Dataset entries:
::::
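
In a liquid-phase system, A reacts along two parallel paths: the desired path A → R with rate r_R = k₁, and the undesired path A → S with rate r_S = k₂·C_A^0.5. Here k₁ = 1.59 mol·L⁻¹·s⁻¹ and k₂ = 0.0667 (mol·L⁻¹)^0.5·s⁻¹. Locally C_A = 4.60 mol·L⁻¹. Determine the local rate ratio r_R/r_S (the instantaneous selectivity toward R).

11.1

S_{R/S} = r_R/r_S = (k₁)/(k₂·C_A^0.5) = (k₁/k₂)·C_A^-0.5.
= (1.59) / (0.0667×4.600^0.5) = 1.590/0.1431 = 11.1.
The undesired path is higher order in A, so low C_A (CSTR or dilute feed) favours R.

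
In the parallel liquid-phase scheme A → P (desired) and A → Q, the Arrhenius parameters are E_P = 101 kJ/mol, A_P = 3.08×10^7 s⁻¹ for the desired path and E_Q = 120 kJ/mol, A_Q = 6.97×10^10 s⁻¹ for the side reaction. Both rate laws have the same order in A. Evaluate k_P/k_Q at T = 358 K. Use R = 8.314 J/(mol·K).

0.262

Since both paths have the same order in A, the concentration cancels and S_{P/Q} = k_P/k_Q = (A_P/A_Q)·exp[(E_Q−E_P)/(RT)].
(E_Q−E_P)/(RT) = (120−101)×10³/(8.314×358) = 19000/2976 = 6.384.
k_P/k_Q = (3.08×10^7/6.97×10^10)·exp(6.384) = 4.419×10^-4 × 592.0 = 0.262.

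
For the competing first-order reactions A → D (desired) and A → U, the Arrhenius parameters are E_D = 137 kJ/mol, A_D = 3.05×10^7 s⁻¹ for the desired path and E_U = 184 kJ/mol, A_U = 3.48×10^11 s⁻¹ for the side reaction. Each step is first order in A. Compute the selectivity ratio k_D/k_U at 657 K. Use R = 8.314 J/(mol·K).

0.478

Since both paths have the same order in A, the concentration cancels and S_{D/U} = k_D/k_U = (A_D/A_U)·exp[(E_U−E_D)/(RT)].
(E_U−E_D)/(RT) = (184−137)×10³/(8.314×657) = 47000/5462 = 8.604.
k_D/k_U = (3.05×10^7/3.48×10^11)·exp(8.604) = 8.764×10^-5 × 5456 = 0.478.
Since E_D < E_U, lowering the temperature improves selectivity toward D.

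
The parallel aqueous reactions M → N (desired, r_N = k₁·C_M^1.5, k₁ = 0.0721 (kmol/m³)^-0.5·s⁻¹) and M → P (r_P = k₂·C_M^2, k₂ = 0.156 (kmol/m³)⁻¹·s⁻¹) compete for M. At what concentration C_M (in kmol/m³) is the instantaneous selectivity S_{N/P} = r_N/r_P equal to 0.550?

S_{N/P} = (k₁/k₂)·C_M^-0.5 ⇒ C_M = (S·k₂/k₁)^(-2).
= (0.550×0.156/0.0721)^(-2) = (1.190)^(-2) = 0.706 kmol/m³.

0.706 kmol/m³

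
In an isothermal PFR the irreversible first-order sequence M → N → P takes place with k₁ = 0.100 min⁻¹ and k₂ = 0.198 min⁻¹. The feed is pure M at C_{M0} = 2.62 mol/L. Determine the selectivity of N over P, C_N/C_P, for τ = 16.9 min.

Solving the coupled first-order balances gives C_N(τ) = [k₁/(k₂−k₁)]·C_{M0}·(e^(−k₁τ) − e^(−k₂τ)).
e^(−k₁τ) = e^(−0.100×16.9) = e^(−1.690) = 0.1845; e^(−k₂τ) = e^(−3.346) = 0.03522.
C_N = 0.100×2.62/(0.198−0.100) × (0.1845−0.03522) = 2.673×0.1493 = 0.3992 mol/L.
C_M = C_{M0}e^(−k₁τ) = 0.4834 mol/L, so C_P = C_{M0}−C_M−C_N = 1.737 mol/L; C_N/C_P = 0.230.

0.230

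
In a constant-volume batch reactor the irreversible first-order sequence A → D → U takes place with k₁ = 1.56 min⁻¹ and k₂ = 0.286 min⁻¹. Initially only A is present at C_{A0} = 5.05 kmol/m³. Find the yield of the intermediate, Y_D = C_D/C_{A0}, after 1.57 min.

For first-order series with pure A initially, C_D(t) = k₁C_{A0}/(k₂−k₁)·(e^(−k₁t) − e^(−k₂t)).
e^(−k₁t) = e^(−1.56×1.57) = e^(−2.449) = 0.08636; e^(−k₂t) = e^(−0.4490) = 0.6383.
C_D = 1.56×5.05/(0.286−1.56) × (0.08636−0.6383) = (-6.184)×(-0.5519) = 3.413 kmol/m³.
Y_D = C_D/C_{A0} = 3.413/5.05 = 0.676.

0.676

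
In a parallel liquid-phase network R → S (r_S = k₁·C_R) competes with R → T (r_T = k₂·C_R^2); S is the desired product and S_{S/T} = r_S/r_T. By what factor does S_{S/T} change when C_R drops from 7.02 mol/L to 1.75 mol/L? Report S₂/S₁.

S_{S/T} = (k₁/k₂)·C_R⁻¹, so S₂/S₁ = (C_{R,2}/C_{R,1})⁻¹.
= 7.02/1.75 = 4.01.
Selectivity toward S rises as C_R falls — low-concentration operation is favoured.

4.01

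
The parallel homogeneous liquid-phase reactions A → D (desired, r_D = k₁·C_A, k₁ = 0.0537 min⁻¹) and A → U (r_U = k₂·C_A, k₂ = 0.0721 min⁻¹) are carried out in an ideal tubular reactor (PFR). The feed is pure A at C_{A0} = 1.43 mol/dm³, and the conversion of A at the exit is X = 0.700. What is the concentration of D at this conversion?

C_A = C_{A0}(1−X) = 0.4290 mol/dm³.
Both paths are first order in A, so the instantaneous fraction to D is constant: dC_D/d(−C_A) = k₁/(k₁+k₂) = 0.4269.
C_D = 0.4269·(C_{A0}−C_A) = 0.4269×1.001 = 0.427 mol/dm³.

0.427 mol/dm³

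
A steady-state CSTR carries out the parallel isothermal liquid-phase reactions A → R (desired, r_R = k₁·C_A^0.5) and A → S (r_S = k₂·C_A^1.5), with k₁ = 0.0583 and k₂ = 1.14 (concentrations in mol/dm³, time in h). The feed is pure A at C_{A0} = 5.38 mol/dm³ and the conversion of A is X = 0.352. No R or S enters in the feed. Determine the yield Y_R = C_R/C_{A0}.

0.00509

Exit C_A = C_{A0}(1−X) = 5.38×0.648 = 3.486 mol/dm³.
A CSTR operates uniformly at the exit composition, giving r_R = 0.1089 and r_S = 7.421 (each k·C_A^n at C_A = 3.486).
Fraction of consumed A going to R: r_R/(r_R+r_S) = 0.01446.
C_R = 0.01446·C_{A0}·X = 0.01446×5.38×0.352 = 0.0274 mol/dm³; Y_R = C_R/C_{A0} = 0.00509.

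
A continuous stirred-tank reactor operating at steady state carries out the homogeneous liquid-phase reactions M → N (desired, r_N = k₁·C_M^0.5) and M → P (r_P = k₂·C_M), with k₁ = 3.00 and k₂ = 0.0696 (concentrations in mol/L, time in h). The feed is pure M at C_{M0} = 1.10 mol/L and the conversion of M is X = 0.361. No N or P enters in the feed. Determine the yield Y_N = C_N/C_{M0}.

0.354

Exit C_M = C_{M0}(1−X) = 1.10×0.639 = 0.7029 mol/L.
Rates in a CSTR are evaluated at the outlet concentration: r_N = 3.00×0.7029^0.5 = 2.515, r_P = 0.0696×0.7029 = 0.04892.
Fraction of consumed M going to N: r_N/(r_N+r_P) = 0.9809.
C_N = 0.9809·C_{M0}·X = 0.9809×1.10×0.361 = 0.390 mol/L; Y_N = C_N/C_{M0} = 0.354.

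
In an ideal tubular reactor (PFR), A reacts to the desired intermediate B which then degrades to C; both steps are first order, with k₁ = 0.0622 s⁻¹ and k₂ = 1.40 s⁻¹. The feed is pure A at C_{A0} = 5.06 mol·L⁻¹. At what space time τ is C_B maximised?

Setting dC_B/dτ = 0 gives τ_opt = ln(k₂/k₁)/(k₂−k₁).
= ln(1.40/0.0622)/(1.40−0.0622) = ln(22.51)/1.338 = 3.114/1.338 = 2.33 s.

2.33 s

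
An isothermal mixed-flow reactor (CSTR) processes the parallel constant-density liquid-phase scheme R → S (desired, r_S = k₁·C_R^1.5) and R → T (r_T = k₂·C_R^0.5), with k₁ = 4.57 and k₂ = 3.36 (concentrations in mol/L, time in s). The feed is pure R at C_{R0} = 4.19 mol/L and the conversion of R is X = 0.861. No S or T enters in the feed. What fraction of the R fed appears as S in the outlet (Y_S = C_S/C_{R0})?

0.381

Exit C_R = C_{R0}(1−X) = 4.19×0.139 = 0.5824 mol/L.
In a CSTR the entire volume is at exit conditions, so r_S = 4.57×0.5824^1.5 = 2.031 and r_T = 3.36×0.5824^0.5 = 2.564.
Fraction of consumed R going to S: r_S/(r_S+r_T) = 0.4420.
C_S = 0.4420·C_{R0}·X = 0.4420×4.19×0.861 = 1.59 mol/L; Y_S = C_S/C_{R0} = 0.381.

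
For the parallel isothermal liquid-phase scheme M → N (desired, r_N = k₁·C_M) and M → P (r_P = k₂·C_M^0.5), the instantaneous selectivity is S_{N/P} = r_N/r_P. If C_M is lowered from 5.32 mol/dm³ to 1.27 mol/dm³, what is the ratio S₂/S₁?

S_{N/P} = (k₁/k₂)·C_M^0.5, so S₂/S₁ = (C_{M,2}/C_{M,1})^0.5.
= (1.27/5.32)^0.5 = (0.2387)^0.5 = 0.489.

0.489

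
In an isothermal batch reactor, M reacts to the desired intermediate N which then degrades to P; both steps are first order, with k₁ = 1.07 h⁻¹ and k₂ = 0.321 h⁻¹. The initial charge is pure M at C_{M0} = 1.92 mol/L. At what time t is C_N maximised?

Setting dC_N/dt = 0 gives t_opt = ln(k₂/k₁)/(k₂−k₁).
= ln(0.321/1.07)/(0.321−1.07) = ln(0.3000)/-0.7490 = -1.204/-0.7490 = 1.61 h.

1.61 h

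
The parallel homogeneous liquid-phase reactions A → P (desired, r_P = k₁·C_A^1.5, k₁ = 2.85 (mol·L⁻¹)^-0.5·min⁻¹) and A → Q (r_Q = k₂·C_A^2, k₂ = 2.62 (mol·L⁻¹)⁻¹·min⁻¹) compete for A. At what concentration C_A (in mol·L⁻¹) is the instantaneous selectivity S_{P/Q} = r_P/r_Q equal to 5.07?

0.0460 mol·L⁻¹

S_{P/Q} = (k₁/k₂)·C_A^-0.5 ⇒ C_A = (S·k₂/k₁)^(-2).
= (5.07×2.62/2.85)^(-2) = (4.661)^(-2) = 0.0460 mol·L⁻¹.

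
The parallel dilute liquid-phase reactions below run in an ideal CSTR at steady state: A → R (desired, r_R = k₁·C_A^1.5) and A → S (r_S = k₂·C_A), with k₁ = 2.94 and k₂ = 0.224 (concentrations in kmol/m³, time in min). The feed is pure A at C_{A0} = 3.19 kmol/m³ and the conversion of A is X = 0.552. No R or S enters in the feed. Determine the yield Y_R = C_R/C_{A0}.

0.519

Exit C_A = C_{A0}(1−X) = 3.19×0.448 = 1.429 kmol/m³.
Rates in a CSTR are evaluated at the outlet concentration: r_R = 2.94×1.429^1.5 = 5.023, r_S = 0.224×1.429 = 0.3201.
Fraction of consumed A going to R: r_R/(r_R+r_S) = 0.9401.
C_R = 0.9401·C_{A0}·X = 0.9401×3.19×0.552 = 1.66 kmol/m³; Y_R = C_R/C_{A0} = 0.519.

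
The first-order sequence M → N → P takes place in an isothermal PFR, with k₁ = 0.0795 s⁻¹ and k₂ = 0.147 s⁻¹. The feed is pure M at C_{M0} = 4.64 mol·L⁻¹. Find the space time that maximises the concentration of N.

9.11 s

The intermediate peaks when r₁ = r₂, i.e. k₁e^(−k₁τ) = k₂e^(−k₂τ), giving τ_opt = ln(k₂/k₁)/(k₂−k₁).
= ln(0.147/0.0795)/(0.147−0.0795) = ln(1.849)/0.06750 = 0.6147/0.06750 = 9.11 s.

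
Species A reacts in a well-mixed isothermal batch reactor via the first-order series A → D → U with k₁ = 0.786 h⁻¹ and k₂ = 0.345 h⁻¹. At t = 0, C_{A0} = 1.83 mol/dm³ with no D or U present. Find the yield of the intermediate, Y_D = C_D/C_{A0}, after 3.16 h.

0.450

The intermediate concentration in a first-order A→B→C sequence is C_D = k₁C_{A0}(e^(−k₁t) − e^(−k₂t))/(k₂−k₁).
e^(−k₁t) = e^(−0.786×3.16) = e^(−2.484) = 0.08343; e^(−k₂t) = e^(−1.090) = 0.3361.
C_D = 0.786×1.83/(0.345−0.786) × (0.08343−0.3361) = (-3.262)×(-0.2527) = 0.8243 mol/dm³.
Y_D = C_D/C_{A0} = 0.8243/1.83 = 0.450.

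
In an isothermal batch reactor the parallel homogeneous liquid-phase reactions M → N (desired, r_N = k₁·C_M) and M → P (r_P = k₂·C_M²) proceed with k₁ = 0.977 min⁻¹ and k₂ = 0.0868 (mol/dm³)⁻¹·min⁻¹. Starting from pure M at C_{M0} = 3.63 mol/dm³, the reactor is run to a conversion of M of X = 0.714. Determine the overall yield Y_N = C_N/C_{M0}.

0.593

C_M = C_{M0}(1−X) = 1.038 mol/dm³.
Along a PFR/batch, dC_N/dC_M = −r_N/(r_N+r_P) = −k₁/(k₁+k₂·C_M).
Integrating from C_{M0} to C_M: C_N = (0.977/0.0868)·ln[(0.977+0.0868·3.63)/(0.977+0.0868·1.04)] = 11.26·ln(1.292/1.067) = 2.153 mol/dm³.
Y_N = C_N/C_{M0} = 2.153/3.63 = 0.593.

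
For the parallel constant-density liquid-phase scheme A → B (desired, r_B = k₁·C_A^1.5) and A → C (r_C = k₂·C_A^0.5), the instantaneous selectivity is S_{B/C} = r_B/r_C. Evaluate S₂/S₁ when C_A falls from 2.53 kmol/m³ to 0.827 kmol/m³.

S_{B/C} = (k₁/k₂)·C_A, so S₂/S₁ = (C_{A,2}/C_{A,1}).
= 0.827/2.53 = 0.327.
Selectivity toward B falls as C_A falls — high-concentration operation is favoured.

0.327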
::::
- ACTIVITY -
One line above contains "The first-order sequence". Output that line and each one after it, word for word, and nothing else.

- RESULT FOR THIS TASK -
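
The first-order sequence M → N → P takes place in an isothermal PFR, with k₁ = 0.0795 s⁻¹ and k₂ = 0.147 s⁻¹. The feed is pure M at C_{M0} = 4.64 mol·L⁻¹. Find the space time that maximises the concentration of N.

9.11 s

The intermediate peaks when r₁ = r₂, i.e. k₁e^(−k₁τ) = k₂e^(−k₂τ), giving τ_opt = ln(k₂/k₁)/(k₂−k₁).
= ln(0.147/0.0795)/(0.147−0.0795) = ln(1.849)/0.06750 = 0.6147/0.06750 = 9.11 s.

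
Species A reacts in a well-mixed isothermal batch reactor via the first-order series A → D → U with k₁ = 0.786 h⁻¹ and k₂ = 0.345 h⁻¹. At t = 0, C_{A0} = 1.83 mol/dm³ with no D or U present. Find the yield of the intermediate, Y_D = C_D/C_{A0}, after 3.16 h.

0.450

The intermediate concentration in a first-order A→B→C sequence is C_D = k₁C_{A0}(e^(−k₁t) − e^(−k₂t))/(k₂−k₁).
e^(−k₁t) = e^(−0.786×3.16) = e^(−2.484) = 0.08343; e^(−k₂t) = e^(−1.090) = 0.3361.
C_D = 0.786×1.83/(0.345−0.786) × (0.08343−0.3361) = (-3.262)×(-0.2527) = 0.8243 mol/dm³.
Y_D = C_D/C_{A0} = 0.8243/1.83 = 0.450.

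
In an isothermal batch reactor the parallel homogeneous liquid-phase reactions M → N (desired, r_N = k₁·C_M) and M → P (r_P = k₂·C_M²) proceed with k₁ = 0.977 min⁻¹ and k₂ = 0.0868 (mol/dm³)⁻¹·min⁻¹. Starting from pure M at C_{M0} = 3.63 mol/dm³, the reactor is run to a conversion of M of X = 0.714. Determine the overall yield Y_N = C_N/C_{M0}.

0.593

C_M = C_{M0}(1−X) = 1.038 mol/dm³.
Along a PFR/batch, dC_N/dC_M = −r_N/(r_N+r_P) = −k₁/(k₁+k₂·C_M).
Integrating from C_{M0} to C_M: C_N = (0.977/0.0868)·ln[(0.977+0.0868·3.63)/(0.977+0.0868·1.04)] = 11.26·ln(1.292/1.067) = 2.153 mol/dm³.
Y_N = C_N/C_{M0} = 2.153/3.63 = 0.593.

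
For the parallel constant-density liquid-phase scheme A → B (desired, r_B = k₁·C_A^1.5) and A → C (r_C = k₂·C_A^0.5), the instantaneous selectivity is S_{B/C} = r_B/r_C. Evaluate S₂/S₁ when C_A falls from 2.53 kmol/m³ to 0.827 kmol/m³.

S_{B/C} = (k₁/k₂)·C_A, so S₂/S₁ = (C_{A,2}/C_{A,1}).
= 0.827/2.53 = 0.327.
Selectivity toward B falls as C_A falls — high-concentration operation is favoured.

0.327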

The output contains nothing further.